§ Exercise aim: The data below has to be returned exactly, down to the last character.

§ Data for this exercise:
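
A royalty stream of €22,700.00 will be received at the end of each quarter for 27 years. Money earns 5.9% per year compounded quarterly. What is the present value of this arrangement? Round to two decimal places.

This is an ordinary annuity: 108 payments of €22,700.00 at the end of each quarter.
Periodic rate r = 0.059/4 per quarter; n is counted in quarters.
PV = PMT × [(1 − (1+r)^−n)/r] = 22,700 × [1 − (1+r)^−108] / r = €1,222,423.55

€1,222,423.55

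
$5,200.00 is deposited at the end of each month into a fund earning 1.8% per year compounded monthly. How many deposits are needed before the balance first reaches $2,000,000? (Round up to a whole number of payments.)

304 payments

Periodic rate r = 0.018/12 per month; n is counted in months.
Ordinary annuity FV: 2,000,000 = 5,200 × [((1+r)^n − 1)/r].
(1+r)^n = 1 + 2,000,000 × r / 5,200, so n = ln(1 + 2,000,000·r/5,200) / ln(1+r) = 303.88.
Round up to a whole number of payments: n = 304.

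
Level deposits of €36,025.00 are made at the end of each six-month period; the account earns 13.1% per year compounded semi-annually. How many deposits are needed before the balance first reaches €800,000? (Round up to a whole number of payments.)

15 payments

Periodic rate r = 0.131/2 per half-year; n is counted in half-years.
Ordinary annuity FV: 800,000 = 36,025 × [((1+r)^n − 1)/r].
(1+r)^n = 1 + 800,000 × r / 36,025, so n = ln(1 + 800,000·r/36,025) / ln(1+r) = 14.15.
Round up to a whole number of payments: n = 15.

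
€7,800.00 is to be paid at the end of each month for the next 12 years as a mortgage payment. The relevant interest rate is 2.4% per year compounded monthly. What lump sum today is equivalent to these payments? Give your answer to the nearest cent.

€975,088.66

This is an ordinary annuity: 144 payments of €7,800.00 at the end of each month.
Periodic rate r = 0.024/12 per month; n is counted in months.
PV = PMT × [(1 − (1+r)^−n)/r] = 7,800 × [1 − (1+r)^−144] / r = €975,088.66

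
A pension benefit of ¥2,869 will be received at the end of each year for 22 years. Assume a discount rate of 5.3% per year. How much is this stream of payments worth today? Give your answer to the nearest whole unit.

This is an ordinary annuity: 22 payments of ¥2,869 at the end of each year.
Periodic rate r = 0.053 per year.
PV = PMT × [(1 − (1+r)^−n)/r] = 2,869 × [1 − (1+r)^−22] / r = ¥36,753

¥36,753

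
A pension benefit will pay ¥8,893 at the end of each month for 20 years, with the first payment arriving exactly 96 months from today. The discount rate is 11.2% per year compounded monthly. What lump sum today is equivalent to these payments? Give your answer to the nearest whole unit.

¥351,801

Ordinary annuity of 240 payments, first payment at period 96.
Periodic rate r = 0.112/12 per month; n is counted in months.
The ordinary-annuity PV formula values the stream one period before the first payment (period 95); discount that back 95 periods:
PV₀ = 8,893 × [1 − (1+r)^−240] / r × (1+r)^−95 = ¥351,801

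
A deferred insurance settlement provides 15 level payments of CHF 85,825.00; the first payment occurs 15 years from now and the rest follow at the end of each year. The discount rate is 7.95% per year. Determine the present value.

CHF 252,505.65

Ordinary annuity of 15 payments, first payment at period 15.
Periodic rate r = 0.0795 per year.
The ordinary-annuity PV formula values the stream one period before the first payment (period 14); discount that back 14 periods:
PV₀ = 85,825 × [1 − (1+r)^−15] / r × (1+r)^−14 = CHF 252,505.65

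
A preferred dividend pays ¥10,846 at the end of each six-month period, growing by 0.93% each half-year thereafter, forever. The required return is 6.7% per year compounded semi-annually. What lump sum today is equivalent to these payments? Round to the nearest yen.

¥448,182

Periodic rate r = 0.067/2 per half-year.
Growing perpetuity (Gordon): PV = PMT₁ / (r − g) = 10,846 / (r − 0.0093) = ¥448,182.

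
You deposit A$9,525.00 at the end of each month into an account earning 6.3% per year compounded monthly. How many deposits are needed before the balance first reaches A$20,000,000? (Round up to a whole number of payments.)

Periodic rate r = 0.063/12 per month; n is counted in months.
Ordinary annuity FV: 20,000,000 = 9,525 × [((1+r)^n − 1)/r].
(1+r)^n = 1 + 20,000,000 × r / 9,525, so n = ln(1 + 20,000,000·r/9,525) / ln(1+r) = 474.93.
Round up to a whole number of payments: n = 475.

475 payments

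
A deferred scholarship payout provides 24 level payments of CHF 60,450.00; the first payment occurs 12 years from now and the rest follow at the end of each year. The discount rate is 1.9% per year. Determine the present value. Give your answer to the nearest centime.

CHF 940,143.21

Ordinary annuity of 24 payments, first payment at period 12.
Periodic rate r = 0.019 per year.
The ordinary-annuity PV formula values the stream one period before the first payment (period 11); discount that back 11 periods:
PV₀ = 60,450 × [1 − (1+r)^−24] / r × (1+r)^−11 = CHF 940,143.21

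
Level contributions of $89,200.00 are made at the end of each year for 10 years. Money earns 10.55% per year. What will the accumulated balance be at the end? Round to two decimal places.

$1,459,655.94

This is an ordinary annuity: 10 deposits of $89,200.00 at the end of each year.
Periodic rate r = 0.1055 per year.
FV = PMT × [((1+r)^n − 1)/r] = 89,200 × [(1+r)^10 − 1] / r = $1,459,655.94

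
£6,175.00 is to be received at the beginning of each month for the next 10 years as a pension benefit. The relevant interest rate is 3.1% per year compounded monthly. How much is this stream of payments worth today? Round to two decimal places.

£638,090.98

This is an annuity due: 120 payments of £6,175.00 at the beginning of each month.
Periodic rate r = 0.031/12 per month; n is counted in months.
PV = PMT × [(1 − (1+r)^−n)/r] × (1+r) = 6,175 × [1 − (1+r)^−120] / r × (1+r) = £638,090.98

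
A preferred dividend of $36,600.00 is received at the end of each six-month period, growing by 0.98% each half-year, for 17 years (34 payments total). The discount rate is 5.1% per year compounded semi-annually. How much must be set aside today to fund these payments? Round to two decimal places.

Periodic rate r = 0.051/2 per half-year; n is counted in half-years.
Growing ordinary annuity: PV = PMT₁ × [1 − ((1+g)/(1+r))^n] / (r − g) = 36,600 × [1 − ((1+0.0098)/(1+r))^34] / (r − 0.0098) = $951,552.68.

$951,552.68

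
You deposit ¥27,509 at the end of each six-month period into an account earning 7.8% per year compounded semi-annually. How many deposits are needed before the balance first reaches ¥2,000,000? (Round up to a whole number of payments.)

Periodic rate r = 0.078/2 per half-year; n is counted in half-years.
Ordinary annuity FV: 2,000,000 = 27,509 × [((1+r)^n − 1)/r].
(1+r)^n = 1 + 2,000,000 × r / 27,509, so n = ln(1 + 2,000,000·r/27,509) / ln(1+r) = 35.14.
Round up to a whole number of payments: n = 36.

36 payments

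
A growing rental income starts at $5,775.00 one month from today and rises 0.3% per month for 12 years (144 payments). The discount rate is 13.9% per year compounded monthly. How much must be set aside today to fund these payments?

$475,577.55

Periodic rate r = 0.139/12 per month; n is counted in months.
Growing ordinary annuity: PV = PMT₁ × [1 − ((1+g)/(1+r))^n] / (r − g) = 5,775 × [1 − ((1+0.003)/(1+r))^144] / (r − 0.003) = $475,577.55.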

§ Solution:
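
A royalty stream of €22,700.00 will be received at the end of each quarter for 27 years. Money earns 5.9% per year compounded quarterly. What is the present value of this arrangement? Round to two decimal places.

This is an ordinary annuity: 108 payments of €22,700.00 at the end of each quarter.
Periodic rate r = 0.059/4 per quarter; n is counted in quarters.
PV = PMT × [(1 − (1+r)^−n)/r] = 22,700 × [1 − (1+r)^−108] / r = €1,222,423.55

€1,222,423.55

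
$5,200.00 is deposited at the end of each month into a fund earning 1.8% per year compounded monthly. How many deposits are needed before the balance first reaches $2,000,000? (Round up to a whole number of payments.)

304 payments

Periodic rate r = 0.018/12 per month; n is counted in months.
Ordinary annuity FV: 2,000,000 = 5,200 × [((1+r)^n − 1)/r].
(1+r)^n = 1 + 2,000,000 × r / 5,200, so n = ln(1 + 2,000,000·r/5,200) / ln(1+r) = 303.88.
Round up to a whole number of payments: n = 304.

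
Level deposits of €36,025.00 are made at the end of each six-month period; the account earns 13.1% per year compounded semi-annually. How many deposits are needed before the balance first reaches €800,000? (Round up to a whole number of payments.)

15 payments

Periodic rate r = 0.131/2 per half-year; n is counted in half-years.
Ordinary annuity FV: 800,000 = 36,025 × [((1+r)^n − 1)/r].
(1+r)^n = 1 + 800,000 × r / 36,025, so n = ln(1 + 800,000·r/36,025) / ln(1+r) = 14.15.
Round up to a whole number of payments: n = 15.

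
€7,800.00 is to be paid at the end of each month for the next 12 years as a mortgage payment. The relevant interest rate is 2.4% per year compounded monthly. What lump sum today is equivalent to these payments? Give your answer to the nearest cent.

€975,088.66

This is an ordinary annuity: 144 payments of €7,800.00 at the end of each month.
Periodic rate r = 0.024/12 per month; n is counted in months.
PV = PMT × [(1 − (1+r)^−n)/r] = 7,800 × [1 − (1+r)^−144] / r = €975,088.66

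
A pension benefit of ¥2,869 will be received at the end of each year for 22 years. Assume a discount rate of 5.3% per year. How much is this stream of payments worth today? Give your answer to the nearest whole unit.

This is an ordinary annuity: 22 payments of ¥2,869 at the end of each year.
Periodic rate r = 0.053 per year.
PV = PMT × [(1 − (1+r)^−n)/r] = 2,869 × [1 − (1+r)^−22] / r = ¥36,753

¥36,753

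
A pension benefit will pay ¥8,893 at the end of each month for 20 years, with the first payment arriving exactly 96 months from today. The discount rate is 11.2% per year compounded monthly. What lump sum today is equivalent to these payments? Give your answer to the nearest whole unit.

¥351,801

Ordinary annuity of 240 payments, first payment at period 96.
Periodic rate r = 0.112/12 per month; n is counted in months.
The ordinary-annuity PV formula values the stream one period before the first payment (period 95); discount that back 95 periods:
PV₀ = 8,893 × [1 − (1+r)^−240] / r × (1+r)^−95 = ¥351,801

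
A deferred insurance settlement provides 15 level payments of CHF 85,825.00; the first payment occurs 15 years from now and the rest follow at the end of each year. The discount rate is 7.95% per year. Determine the present value.

CHF 252,505.65

Ordinary annuity of 15 payments, first payment at period 15.
Periodic rate r = 0.0795 per year.
The ordinary-annuity PV formula values the stream one period before the first payment (period 14); discount that back 14 periods:
PV₀ = 85,825 × [1 − (1+r)^−15] / r × (1+r)^−14 = CHF 252,505.65

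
A preferred dividend pays ¥10,846 at the end of each six-month period, growing by 0.93% each half-year thereafter, forever. The required return is 6.7% per year compounded semi-annually. What lump sum today is equivalent to these payments? Round to the nearest yen.

¥448,182

Periodic rate r = 0.067/2 per half-year.
Growing perpetuity (Gordon): PV = PMT₁ / (r − g) = 10,846 / (r − 0.0093) = ¥448,182.

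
You deposit A$9,525.00 at the end of each month into an account earning 6.3% per year compounded monthly. How many deposits are needed before the balance first reaches A$20,000,000? (Round up to a whole number of payments.)

Periodic rate r = 0.063/12 per month; n is counted in months.
Ordinary annuity FV: 20,000,000 = 9,525 × [((1+r)^n − 1)/r].
(1+r)^n = 1 + 20,000,000 × r / 9,525, so n = ln(1 + 20,000,000·r/9,525) / ln(1+r) = 474.93.
Round up to a whole number of payments: n = 475.

475 payments

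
A deferred scholarship payout provides 24 level payments of CHF 60,450.00; the first payment occurs 12 years from now and the rest follow at the end of each year. The discount rate is 1.9% per year. Determine the present value. Give your answer to the nearest centime.

CHF 940,143.21

Ordinary annuity of 24 payments, first payment at period 12.
Periodic rate r = 0.019 per year.
The ordinary-annuity PV formula values the stream one period before the first payment (period 11); discount that back 11 periods:
PV₀ = 60,450 × [1 − (1+r)^−24] / r × (1+r)^−11 = CHF 940,143.21

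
Level contributions of $89,200.00 are made at the end of each year for 10 years. Money earns 10.55% per year. What will the accumulated balance be at the end? Round to two decimal places.

$1,459,655.94

This is an ordinary annuity: 10 deposits of $89,200.00 at the end of each year.
Periodic rate r = 0.1055 per year.
FV = PMT × [((1+r)^n − 1)/r] = 89,200 × [(1+r)^10 − 1] / r = $1,459,655.94

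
£6,175.00 is to be received at the beginning of each month for the next 10 years as a pension benefit. The relevant interest rate is 3.1% per year compounded monthly. How much is this stream of payments worth today? Round to two decimal places.

£638,090.98

This is an annuity due: 120 payments of £6,175.00 at the beginning of each month.
Periodic rate r = 0.031/12 per month; n is counted in months.
PV = PMT × [(1 − (1+r)^−n)/r] × (1+r) = 6,175 × [1 − (1+r)^−120] / r × (1+r) = £638,090.98

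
A preferred dividend of $36,600.00 is received at the end of each six-month period, growing by 0.98% each half-year, for 17 years (34 payments total). The discount rate is 5.1% per year compounded semi-annually. How much must be set aside today to fund these payments? Round to two decimal places.

Periodic rate r = 0.051/2 per half-year; n is counted in half-years.
Growing ordinary annuity: PV = PMT₁ × [1 − ((1+g)/(1+r))^n] / (r − g) = 36,600 × [1 − ((1+0.0098)/(1+r))^34] / (r − 0.0098) = $951,552.68.

$951,552.68

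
You deposit ¥27,509 at the end of each six-month period into an account earning 7.8% per year compounded semi-annually. How many deposits are needed before the balance first reaches ¥2,000,000? (Round up to a whole number of payments.)

Periodic rate r = 0.078/2 per half-year; n is counted in half-years.
Ordinary annuity FV: 2,000,000 = 27,509 × [((1+r)^n − 1)/r].
(1+r)^n = 1 + 2,000,000 × r / 27,509, so n = ln(1 + 2,000,000·r/27,509) / ln(1+r) = 35.14.
Round up to a whole number of payments: n = 36.

36 payments

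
A growing rental income starts at $5,775.00 one month from today and rises 0.3% per month for 12 years (144 payments). The discount rate is 13.9% per year compounded monthly. How much must be set aside today to fund these payments?

$475,577.55

Periodic rate r = 0.139/12 per month; n is counted in months.
Growing ordinary annuity: PV = PMT₁ × [1 − ((1+g)/(1+r))^n] / (r − g) = 5,775 × [1 − ((1+0.003)/(1+r))^144] / (r − 0.003) = $475,577.55.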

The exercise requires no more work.